§ **Exercise description**
Would you copy each line of the data below that has "simple"?
(Available data begins)
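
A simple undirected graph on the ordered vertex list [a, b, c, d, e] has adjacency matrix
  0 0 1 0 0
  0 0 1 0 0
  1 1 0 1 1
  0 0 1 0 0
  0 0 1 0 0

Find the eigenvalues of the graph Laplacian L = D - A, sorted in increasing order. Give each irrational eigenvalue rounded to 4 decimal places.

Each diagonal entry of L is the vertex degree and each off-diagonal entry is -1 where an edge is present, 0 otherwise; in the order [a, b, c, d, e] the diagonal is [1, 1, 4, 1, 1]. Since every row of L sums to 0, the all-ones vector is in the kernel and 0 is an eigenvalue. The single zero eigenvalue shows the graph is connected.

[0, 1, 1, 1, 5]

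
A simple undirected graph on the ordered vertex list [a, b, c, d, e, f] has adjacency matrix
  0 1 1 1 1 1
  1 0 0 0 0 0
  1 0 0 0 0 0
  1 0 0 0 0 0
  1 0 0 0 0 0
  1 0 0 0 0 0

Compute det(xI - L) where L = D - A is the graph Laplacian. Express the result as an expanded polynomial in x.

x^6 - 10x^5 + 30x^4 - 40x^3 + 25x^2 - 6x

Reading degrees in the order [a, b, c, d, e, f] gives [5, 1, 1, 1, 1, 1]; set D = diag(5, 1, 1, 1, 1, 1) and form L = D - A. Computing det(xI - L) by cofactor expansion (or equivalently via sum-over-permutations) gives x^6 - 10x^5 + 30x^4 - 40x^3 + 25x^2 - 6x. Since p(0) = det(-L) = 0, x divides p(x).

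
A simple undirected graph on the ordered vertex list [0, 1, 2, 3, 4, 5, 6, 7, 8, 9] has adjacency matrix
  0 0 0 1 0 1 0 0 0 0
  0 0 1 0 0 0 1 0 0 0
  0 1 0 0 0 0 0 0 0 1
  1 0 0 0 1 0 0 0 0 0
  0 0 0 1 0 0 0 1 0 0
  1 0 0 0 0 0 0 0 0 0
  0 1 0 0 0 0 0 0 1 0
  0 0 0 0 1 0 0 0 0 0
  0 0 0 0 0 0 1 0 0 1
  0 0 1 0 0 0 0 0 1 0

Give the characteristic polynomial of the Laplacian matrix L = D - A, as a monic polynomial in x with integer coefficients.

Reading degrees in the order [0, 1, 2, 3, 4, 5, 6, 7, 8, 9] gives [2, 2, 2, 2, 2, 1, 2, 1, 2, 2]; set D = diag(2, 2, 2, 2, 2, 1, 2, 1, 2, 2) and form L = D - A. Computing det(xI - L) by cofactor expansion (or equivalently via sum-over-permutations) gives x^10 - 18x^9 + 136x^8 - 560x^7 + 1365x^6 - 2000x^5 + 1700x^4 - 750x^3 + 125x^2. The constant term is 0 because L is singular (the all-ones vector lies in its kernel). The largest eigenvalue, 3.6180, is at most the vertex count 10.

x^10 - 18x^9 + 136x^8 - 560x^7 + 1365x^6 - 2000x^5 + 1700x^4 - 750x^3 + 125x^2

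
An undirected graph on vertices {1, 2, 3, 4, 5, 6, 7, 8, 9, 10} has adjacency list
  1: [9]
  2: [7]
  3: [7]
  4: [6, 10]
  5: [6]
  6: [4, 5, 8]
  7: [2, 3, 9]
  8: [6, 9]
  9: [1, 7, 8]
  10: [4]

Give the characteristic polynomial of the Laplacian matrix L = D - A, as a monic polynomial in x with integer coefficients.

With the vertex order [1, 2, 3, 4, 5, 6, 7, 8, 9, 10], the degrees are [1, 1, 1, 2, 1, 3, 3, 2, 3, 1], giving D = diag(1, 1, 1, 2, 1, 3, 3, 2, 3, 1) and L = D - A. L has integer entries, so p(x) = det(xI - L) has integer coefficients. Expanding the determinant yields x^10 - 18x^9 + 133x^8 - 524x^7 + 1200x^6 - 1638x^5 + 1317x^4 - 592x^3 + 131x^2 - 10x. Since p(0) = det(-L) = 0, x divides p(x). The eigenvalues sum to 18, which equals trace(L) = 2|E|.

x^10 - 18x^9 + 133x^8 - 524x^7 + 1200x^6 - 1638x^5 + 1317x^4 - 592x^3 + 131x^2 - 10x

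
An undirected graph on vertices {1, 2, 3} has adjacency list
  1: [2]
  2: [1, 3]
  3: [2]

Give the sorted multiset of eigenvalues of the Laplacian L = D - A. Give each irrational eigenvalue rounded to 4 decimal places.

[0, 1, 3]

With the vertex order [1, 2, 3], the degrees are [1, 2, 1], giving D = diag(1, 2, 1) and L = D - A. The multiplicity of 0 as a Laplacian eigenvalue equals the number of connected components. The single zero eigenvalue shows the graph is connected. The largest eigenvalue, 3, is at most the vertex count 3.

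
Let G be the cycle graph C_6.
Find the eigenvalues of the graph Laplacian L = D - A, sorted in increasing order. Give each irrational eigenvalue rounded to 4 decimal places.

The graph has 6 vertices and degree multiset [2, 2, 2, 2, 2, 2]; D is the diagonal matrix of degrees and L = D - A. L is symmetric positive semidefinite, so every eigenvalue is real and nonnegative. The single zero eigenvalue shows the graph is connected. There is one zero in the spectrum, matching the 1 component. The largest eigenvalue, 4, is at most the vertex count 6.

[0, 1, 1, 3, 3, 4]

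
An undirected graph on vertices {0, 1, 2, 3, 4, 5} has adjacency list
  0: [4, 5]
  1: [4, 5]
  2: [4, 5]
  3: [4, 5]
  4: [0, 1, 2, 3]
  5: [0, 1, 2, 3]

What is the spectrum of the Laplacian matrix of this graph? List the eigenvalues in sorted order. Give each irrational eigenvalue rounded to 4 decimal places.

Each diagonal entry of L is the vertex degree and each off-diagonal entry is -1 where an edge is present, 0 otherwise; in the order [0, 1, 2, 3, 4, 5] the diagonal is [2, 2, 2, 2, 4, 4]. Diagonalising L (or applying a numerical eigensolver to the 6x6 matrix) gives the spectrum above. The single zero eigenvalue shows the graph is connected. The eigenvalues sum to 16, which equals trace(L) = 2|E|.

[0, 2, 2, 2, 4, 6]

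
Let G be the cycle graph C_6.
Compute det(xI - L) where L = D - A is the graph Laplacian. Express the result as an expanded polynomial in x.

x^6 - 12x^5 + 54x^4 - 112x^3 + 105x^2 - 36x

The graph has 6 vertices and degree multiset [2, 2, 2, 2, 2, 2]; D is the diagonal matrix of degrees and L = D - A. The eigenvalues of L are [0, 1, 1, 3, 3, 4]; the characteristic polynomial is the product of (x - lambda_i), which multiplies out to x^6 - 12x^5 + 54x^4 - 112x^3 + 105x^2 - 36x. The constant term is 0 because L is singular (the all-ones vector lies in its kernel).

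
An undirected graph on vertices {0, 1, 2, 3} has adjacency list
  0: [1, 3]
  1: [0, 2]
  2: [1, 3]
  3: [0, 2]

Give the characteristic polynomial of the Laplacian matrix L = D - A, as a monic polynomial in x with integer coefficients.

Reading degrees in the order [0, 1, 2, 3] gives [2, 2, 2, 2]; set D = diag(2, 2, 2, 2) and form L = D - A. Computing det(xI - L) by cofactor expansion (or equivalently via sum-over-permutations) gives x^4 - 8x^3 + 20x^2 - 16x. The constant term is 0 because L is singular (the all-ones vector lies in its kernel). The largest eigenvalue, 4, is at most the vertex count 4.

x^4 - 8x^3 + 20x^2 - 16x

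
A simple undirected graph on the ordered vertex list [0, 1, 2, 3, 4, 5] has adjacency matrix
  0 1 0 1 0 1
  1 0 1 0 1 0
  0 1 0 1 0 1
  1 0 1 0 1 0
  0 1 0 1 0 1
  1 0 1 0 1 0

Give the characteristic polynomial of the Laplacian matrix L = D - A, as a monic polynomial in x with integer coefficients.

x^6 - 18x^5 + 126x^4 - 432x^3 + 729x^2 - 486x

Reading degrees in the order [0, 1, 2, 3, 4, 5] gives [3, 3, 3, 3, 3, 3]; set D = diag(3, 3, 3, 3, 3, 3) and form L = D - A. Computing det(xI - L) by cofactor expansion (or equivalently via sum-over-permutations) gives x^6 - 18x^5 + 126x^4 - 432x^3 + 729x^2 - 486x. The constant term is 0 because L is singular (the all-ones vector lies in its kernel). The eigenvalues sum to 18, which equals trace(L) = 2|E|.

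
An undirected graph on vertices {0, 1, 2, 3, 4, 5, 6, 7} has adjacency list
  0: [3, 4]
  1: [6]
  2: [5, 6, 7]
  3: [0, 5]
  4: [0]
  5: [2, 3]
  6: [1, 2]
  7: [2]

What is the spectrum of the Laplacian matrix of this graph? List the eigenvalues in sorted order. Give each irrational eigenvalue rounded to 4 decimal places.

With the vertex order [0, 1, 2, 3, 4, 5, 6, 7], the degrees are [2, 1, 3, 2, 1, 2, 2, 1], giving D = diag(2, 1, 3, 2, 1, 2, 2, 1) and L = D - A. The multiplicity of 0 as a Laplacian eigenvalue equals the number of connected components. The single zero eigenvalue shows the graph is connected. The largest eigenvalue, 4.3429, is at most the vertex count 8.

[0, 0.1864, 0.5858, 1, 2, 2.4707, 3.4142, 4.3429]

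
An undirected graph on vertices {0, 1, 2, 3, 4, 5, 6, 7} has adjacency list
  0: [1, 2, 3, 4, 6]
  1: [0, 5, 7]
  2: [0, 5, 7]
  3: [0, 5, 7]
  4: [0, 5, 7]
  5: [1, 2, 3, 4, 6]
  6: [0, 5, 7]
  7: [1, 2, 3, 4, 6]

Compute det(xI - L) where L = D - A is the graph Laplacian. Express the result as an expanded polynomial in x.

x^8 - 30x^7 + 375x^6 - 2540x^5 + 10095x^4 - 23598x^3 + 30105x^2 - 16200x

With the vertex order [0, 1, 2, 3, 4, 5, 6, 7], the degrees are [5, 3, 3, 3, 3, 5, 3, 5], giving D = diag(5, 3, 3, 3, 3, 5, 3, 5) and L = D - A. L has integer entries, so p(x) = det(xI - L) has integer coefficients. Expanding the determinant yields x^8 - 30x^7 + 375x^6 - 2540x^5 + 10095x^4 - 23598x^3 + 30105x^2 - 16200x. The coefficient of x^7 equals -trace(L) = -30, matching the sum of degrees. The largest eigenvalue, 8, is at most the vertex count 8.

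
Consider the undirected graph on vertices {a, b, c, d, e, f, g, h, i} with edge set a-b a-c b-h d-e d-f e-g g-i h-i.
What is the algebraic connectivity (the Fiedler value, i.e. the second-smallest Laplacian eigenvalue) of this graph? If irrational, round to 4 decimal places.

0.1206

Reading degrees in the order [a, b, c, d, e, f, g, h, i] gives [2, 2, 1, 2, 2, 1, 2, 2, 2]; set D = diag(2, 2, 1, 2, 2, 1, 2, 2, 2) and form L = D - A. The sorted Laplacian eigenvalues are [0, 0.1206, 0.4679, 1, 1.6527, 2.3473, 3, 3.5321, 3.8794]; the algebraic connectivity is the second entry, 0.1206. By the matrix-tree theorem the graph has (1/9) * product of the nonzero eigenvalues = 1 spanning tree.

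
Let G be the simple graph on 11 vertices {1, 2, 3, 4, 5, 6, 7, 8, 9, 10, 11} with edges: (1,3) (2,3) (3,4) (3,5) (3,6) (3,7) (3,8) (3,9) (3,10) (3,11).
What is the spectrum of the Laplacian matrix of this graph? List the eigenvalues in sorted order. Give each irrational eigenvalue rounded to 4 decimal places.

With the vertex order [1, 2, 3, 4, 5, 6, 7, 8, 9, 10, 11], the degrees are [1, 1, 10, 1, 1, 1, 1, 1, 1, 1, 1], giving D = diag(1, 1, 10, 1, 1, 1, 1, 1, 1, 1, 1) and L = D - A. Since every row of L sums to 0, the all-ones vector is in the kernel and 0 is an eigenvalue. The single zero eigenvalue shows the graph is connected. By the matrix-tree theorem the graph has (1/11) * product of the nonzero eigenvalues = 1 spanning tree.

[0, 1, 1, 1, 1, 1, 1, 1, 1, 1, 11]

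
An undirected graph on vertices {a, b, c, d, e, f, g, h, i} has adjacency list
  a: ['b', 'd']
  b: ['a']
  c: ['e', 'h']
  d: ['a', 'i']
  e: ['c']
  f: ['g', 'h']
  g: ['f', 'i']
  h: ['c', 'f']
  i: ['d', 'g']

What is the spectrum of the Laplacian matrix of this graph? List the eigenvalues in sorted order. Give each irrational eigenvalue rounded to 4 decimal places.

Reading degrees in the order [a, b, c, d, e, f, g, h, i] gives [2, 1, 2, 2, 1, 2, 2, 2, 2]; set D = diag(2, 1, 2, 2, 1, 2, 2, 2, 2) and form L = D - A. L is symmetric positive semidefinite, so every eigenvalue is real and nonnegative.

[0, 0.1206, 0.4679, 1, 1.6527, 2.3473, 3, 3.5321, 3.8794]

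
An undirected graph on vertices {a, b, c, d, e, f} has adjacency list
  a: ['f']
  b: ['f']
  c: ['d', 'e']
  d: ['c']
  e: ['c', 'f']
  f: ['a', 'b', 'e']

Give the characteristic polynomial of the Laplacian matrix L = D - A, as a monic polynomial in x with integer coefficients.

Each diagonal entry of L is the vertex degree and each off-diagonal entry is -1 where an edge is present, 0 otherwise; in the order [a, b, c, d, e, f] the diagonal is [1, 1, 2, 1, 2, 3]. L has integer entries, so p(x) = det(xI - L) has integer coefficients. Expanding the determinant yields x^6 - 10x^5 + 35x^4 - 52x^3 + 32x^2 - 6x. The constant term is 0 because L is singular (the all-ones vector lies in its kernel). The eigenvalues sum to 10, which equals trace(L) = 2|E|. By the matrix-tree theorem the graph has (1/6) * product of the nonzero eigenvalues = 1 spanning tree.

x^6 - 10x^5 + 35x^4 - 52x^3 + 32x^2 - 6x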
(Available data ends)
§ **Result for this task**
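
A simple undirected graph on the ordered vertex list [a, b, c, d, e] has adjacency matrix
A simple undirected graph on the ordered vertex list [a, b, c, d, e, f] has adjacency matrix
A simple undirected graph on the ordered vertex list [0, 1, 2, 3, 4, 5, 6, 7, 8, 9] has adjacency matrix
A simple undirected graph on the ordered vertex list [0, 1, 2, 3, 4, 5] has adjacency matrix
Let G be the simple graph on 11 vertices {1, 2, 3, 4, 5, 6, 7, 8, 9, 10, 11} with edges: (1,3) (2,3) (3,4) (3,5) (3,6) (3,7) (3,8) (3,9) (3,10) (3,11).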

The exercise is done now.